- **DATASET RECORDS**
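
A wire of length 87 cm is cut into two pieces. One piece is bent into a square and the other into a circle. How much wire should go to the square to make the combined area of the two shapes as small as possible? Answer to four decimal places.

Let x be the length used for the square. Square side x/4; circle radius (87−x)/(2π).
A(x) = (x/4)² + π·((87−x)/(2π))² = x²/16 + (87−x)²/(4π) for 0 ≤ x ≤ 87. A'(x) = x/8 − (87−x)/(2π) = 0 gives x = 4·87/(π+4) ≈ 48.7286.
A'' = 1/8 + 1/(2π) > 0, so this gives the minimum combined area; x ≈ 48.7286 cm to the square.

48.7286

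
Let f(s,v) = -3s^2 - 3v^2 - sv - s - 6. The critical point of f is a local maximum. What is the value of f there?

-207/35

∂f/∂s = -6s - v - 1 = 0 and ∂f/∂v = -s - 6v = 0, so (s, v) = (-6/35, 1/35).
The Hessian has f_{ss} = -6, f_{vv} = -6, f_{sv} = -1, giving D = 35 > 0 with f_{ss} < 0, so the point is a local maximum.
f(-6/35, 1/35) = -207/35.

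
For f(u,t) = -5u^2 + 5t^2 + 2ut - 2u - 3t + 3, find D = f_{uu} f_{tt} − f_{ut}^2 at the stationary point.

∂f/∂u = -10u + 2t - 2 = 0 and ∂f/∂t = 2u + 10t - 3 = 0, so (u, t) = (-7/52, 17/52).
The Hessian has f_{uu} = -10, f_{tt} = 10, f_{ut} = 2, giving D = -104 < 0, so the point is a saddle point.
D = (-10)·(10) − (2)^2 = -104.

-104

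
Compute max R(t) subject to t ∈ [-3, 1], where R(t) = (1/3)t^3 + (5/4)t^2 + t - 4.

-17/12

Differentiating, R'(t) = t^2 + (5/2)t + 1; which vanishes at t = -2 and t = -1/2.
Evaluating at the critical points and endpoints: R(-3) = -19/4; R(-2) = -11/3; R(-1/2) = -203/48; R(1) = -17/12.
So the maximum is R(1) = -17/12.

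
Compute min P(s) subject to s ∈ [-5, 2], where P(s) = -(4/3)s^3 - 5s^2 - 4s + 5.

-101/3

The derivative is -4s^2 - 10s - 4, which vanishes at s = -2 and s = -1/2.
Candidates: P(-5) = 200/3,  P(-2) = 11/3,  P(-1/2) = 71/12,  P(2) = -101/3.
Hence the absolute minimum is -101/3 at s = 2.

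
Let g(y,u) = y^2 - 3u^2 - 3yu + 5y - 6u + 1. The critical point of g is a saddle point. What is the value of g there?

∂g/∂y = 2y - 3u + 5 = 0 and ∂g/∂u = -3y - 6u - 6 = 0, so (y, u) = (-16/7, 1/7).
The Hessian has g_{yy} = 2, g_{uu} = -6, g_{yu} = -3, giving D = -21 < 0, so the point is a saddle point.
g(-16/7, 1/7) = -36/7.

-36/7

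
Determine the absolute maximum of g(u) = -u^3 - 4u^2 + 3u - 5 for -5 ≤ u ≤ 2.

g'(u) = -3u^2 - 8u + 3, which vanishes at u = -3 and u = 1/3.
Evaluating at the critical points and endpoints: g(-5) = 5; g(-3) = -23; g(1/3) = -121/27; g(2) = -23.
So the maximum is g(-5) = 5.

5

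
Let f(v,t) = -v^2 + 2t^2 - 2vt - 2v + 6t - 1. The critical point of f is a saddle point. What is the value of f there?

∂f/∂v = -2v - 2t - 2 = 0 and ∂f/∂t = -2v + 4t + 6 = 0, so (v, t) = (1/3, -4/3).
The Hessian has f_{vv} = -2, f_{tt} = 4, f_{vt} = -2, giving D = -12 < 0, so the point is a saddle point.
f(1/3, -4/3) = -16/3.

-16/3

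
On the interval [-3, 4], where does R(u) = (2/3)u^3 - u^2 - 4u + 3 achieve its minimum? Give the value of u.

-3

R'(u) = 2u^2 - 2u - 4, which vanishes at u = -1 and u = 2.
Candidates: R(-3) = -12, R(-1) = 16/3, R(2) = -11/3, R(4) = 41/3.
The minimum over the interval is -12, attained at u = -3.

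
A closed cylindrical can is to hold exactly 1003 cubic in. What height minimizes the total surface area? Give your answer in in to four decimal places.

With radius r and height h, πr²h = 1003 so h = 1003/(πr²), and S(r) = 2πr² + 2πrh = 2πr² + 2·1003/r.
S'(r) = 4πr − 2·1003/r² = 0 ⇒ r³ = 1003/(2π), so r ≈ 5.4247 and h = 2r ≈ 10.8493.
S''(r) = 4π + 4·1003/r³ > 0, so this is the minimum; S ≈ 554.6877.

10.8493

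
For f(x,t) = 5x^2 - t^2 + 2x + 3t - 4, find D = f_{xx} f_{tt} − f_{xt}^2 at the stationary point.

∂f/∂x = 10x + 2 = 0 and ∂f/∂t = -2t + 3 = 0, so (x, t) = (-1/5, 3/2).
The Hessian has f_{xx} = 10, f_{tt} = -2, f_{xt} = 0, giving D = -20 < 0, so the point is a saddle point.
D = (10)·(-2) − (0)^2 = -20.

-20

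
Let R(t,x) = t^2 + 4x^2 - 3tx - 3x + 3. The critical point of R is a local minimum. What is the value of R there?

∂R/∂t = 2t - 3x = 0 and ∂R/∂x = -3t + 8x - 3 = 0, so (t, x) = (9/7, 6/7).
The Hessian has R_{tt} = 2, R_{xx} = 8, R_{tx} = -3, giving D = 7 > 0 with R_{tt} > 0, so the point is a local minimum.
R(9/7, 6/7) = 12/7.

12/7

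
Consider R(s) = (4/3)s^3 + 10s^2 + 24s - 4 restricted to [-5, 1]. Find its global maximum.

R'(s) = 4s^2 + 20s + 24, which vanishes at s = -3 and s = -2.
Candidates: R(-5) = -122/3; R(-3) = -22; R(-2) = -68/3; R(1) = 94/3.
So the maximum is R(1) = 94/3.

94/3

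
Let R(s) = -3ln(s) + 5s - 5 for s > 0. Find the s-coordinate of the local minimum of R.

3/5

R'(s) = -3/s + 5 = 0 gives s = 3/5.
R''(s) = 3/s², which is positive for s > 0, so this is a local minimum.
R(3/5) = -3·ln(3/5) + 3 - 5 ≈ -0.4675.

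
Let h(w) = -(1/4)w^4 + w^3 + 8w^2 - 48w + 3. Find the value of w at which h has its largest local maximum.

h'(w) = -w^3 + 3w^2 + 16w - 48. Setting h'(w) = 0 gives w ∈ {-4, 3, 4}.
Second-derivative test with h''(w) = -3w^2 + 6w + 16: h''(-4) = -56 < 0 ⇒ local maximum; h''(3) = 7 > 0 ⇒ local minimum; h''(4) = -8 < 0 ⇒ local maximum.
Thus h has its largest local maximum at w = -4, with value 195.

-4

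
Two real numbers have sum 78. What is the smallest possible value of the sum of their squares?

With a + b = 78, a^2 + b^2 = a^2 + (78 − a)^2.
The derivative 2a − 2(78 − a) = 4a − 156 vanishes at a = 39; second derivative 4 > 0, a minimum.
The minimum is 2·(39)^2 = 3042.

3042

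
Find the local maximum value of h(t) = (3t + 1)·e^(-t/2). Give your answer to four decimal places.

2.6076

By the product rule, h'(t) = (-(3/2)t + 5/2)·e^(-t/2). Since e^(-t/2) > 0, the only critical point is t = 5/3.
h''(5/3) has the same sign as -3/2 < 0, so this is a local maximum.
h(5/3) = (6)·e^(-5/6) ≈ 2.6076.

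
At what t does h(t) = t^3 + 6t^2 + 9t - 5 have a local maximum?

-3

h'(t) = 3t^2 + 12t + 9 = 0 at t = -3, -1.
Since h''(t) = 6t + 12, we get h''(-3) = -6 < 0 ⇒ local maximum; h''(-1) = 6 > 0 ⇒ local minimum.
So the local maximum value is h(-3) = -5.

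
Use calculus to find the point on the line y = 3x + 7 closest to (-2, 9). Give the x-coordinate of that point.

2/5

Minimize D(x)^2 = (x + 2)^2 + (3x - 2)^2.
d/dx[D^2] = 2(x + 2) + 2·3·(3x - 2) = 0 ⇒ x = 2/5.
Then y = 41/5 and the distance is √(32/5) ≈ 2.5298.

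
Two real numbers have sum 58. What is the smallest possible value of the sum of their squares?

With a + b = 58, a^2 + b^2 = a^2 + (58 − a)^2.
The derivative 2a − 2(58 − a) = 4a − 116 vanishes at a = 29; second derivative 4 > 0, a minimum.
The minimum is 2·(29)^2 = 1682.

1682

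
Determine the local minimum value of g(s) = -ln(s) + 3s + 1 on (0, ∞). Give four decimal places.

g'(s) = -1/s + 3 = 0 gives s = 1/3.
g''(s) = 1/s², which is positive for s > 0, so this is a local minimum.
g(1/3) = -1·ln(1/3) + 1 + 1 ≈ 3.0986.

3.0986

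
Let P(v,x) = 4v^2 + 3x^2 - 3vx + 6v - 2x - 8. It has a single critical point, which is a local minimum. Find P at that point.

-400/39

∂P/∂v = 8v - 3x + 6 = 0 and ∂P/∂x = -3v + 6x - 2 = 0, so (v, x) = (-10/13, -2/39).
The Hessian has P_{vv} = 8, P_{xx} = 6, P_{vx} = -3, giving D = 39 > 0 with P_{vv} > 0, so the point is a local minimum.
P(-10/13, -2/39) = -400/39.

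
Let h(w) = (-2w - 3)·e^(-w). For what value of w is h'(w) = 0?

By the product rule, h'(w) = (2w + 1)·e^(-w). Since e^(-w) > 0, the only critical point is w = -1/2.
h''(-1/2) has the same sign as 2 > 0, so this is a local minimum.
h(-1/2) = (-2)·e^(1/2) ≈ -3.2974.

-1/2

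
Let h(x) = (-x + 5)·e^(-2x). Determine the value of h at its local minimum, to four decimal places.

-0.0000

Differentiating with the product rule gives h'(x) = (2x - 11)·e^(-2x). Since e^(-2x) > 0, the only critical point is x = 11/2.
h''(11/2) has the same sign as 2 > 0, so this is a local minimum.
h(11/2) = (-1/2)·e^(-11) ≈ -0.0000.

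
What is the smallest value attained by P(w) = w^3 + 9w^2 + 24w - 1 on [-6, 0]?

The derivative is 3w^2 + 18w + 24, which vanishes at w = -4 and w = -2.
Candidates: P(-6) = -37,  P(-4) = -17,  P(-2) = -21,  P(0) = -1.
Hence the absolute minimum is -37 at w = -6.

-37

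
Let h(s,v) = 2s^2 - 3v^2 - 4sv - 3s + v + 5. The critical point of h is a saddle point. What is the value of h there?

163/40

∂h/∂s = 4s - 4v - 3 = 0 and ∂h/∂v = -4s - 6v + 1 = 0, so (s, v) = (11/20, -1/5).
The Hessian has h_{ss} = 4, h_{vv} = -6, h_{sv} = -4, giving D = -40 < 0, so the point is a saddle point.
h(11/20, -1/5) = 163/40.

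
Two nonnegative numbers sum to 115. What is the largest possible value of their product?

13225/4

With x + y = 115, the product is P(x) = x(115 − x).
P'(x) = 115 − 2x = 0 gives x = 115/2; P'' = −2 < 0, so this is the maximum.
P = 115/2·115/2 = 13225/4.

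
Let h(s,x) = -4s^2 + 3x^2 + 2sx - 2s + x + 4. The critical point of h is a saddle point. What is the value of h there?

∂h/∂s = -8s + 2x - 2 = 0 and ∂h/∂x = 2s + 6x + 1 = 0, so (s, x) = (-7/26, -1/13).
The Hessian has h_{ss} = -8, h_{xx} = 6, h_{sx} = 2, giving D = -52 < 0, so the point is a saddle point.
h(-7/26, -1/13) = 55/13.

55/13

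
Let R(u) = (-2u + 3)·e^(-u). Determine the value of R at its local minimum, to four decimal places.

-0.1642

By the product rule, R'(u) = (2u - 5)·e^(-u). Since e^(-u) > 0, the only critical point is u = 5/2.
R''(5/2) has the same sign as 2 > 0, so this is a local minimum.
R(5/2) = (-2)·e^(-5/2) ≈ -0.1642.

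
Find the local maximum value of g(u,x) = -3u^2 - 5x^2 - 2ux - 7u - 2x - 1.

173/56

∂g/∂u = -6u - 2x - 7 = 0 and ∂g/∂x = -2u - 10x - 2 = 0, so (u, x) = (-33/28, 1/28).
The Hessian has g_{uu} = -6, g_{xx} = -10, g_{ux} = -2, giving D = 56 > 0 with g_{uu} < 0, so the point is a local maximum.
g(-33/28, 1/28) = 173/56.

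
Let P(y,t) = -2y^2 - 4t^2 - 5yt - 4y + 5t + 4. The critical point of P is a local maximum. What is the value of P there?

∂P/∂y = -4y - 5t - 4 = 0 and ∂P/∂t = -5y - 8t + 5 = 0, so (y, t) = (-57/7, 40/7).
The Hessian has P_{yy} = -4, P_{tt} = -8, P_{yt} = -5, giving D = 7 > 0 with P_{yy} < 0, so the point is a local maximum.
P(-57/7, 40/7) = 242/7.

242/7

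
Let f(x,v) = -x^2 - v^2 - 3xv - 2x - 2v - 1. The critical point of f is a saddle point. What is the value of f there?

∂f/∂x = -2x - 3v - 2 = 0 and ∂f/∂v = -3x - 2v - 2 = 0, so (x, v) = (-2/5, -2/5).
The Hessian has f_{xx} = -2, f_{vv} = -2, f_{xv} = -3, giving D = -5 < 0, so the point is a saddle point.
f(-2/5, -2/5) = -1/5.

-1/5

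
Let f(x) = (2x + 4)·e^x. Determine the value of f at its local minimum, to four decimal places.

-0.0996

Differentiating with the product rule gives f'(x) = (2x + 6)·e^x. Since e^x > 0, the only critical point is x = -3.
f''(-3) has the same sign as 2 > 0, so this is a local minimum.
f(-3) = (-2)·e^(-3) ≈ -0.0996.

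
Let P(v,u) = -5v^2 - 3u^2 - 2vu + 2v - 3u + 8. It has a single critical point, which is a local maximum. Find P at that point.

517/56

∂P/∂v = -10v - 2u + 2 = 0 and ∂P/∂u = -2v - 6u - 3 = 0, so (v, u) = (9/28, -17/28).
The Hessian has P_{vv} = -10, P_{uu} = -6, P_{vu} = -2, giving D = 56 > 0 with P_{vv} < 0, so the point is a local maximum.
P(9/28, -17/28) = 517/56.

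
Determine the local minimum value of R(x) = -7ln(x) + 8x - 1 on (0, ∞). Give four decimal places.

R'(x) = -7/x + 8 = 0 gives x = 7/8.
R''(x) = 7/x², which is positive for x > 0, so this is a local minimum.
R(7/8) = -7·ln(7/8) + 7 - 1 ≈ 6.9347.

6.9347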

- **YOUR INSTRUCTIONS**
Only the lines from the one that holds "Let f(x,v) = -x^2" through the end of the records should appear in the answer, each restated exactly.

- **TASK ANSWER**
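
Let f(x,v) = -x^2 - v^2 - 3xv - 2x - 2v - 1. The critical point of f is a saddle point. What is the value of f there?

∂f/∂x = -2x - 3v - 2 = 0 and ∂f/∂v = -3x - 2v - 2 = 0, so (x, v) = (-2/5, -2/5).
The Hessian has f_{xx} = -2, f_{vv} = -2, f_{xv} = -3, giving D = -5 < 0, so the point is a saddle point.
f(-2/5, -2/5) = -1/5.

-1/5

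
Let f(x) = (2x + 4)·e^x. Determine the value of f at its local minimum, to four decimal places.

-0.0996

Differentiating with the product rule gives f'(x) = (2x + 6)·e^x. Since e^x > 0, the only critical point is x = -3.
f''(-3) has the same sign as 2 > 0, so this is a local minimum.
f(-3) = (-2)·e^(-3) ≈ -0.0996.

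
Let P(v,u) = -5v^2 - 3u^2 - 2vu + 2v - 3u + 8. It has a single critical point, which is a local maximum. Find P at that point.

517/56

∂P/∂v = -10v - 2u + 2 = 0 and ∂P/∂u = -2v - 6u - 3 = 0, so (v, u) = (9/28, -17/28).
The Hessian has P_{vv} = -10, P_{uu} = -6, P_{vu} = -2, giving D = 56 > 0 with P_{vv} < 0, so the point is a local maximum.
P(9/28, -17/28) = 517/56.

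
Determine the local minimum value of R(x) = -7ln(x) + 8x - 1 on (0, ∞). Give four decimal places.

R'(x) = -7/x + 8 = 0 gives x = 7/8.
R''(x) = 7/x², which is positive for x > 0, so this is a local minimum.
R(7/8) = -7·ln(7/8) + 7 - 1 ≈ 6.9347.

6.9347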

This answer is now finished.